* [TASK ITEM]: The response must restate all of the data word for word.

* [EXERCISE MATERIAL]:
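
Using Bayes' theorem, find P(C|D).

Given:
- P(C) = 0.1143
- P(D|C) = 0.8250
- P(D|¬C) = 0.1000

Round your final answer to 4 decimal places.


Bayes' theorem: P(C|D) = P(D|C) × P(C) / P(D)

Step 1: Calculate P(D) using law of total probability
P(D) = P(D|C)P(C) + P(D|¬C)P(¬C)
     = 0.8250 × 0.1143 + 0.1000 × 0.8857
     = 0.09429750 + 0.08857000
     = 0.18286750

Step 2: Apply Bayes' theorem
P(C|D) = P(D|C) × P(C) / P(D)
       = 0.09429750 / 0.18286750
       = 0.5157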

* [TASK ANSWER]:
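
Using Bayes' theorem, find P(C|D).

Given:
- P(C) = 0.1143
- P(D|C) = 0.8250
- P(D|¬C) = 0.1000

Round your final answer to 4 decimal places.


Bayes' theorem: P(C|D) = P(D|C) × P(C) / P(D)

Step 1: Calculate P(D) using law of total probability
P(D) = P(D|C)P(C) + P(D|¬C)P(¬C)
     = 0.8250 × 0.1143 + 0.1000 × 0.8857
     = 0.09429750 + 0.08857000
     = 0.18286750

Step 2: Apply Bayes' theorem
P(C|D) = P(D|C) × P(C) / P(D)
       = 0.09429750 / 0.18286750
       = 0.5157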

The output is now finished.